TASK GOAL:
The expected response is the full set of records, unchanged.
-------
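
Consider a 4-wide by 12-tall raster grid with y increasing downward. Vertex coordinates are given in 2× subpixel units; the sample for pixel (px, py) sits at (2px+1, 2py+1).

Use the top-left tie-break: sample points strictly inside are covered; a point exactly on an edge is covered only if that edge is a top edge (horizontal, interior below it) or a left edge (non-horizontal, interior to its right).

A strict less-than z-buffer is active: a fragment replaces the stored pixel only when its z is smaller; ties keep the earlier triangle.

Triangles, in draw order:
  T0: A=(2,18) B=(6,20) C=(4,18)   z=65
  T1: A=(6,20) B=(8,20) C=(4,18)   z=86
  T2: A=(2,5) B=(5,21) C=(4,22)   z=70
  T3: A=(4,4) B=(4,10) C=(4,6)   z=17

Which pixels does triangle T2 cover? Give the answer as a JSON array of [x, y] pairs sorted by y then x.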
-------
REPLY:
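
Consider a 4-wide by 12-tall raster grid with y increasing downward. Vertex coordinates are given in 2× subpixel units; the sample for pixel (px, py) sits at (2px+1, 2py+1).

Use the top-left tie-break: sample points strictly inside are covered; a point exactly on an edge is covered only if that edge is a top edge (horizontal, interior below it) or a left edge (non-horizontal, interior to its right).

A strict less-than z-buffer is active: a fragment replaces the stored pixel only when its z is smaller; ties keep the earlier triangle.

Triangles, in draw order:
  T0: A=(2,18) B=(6,20) C=(4,18)   z=65
  T1: A=(6,20) B=(8,20) C=(4,18)   z=86
  T2: A=(2,5) B=(5,21) C=(4,22)   z=70
  T3: A=(4,4) B=(4,10) C=(4,6)   z=17

Which pixels does triangle T2 cover? Give the answer as a JSON array of [x, y] pairs sorted by y then x.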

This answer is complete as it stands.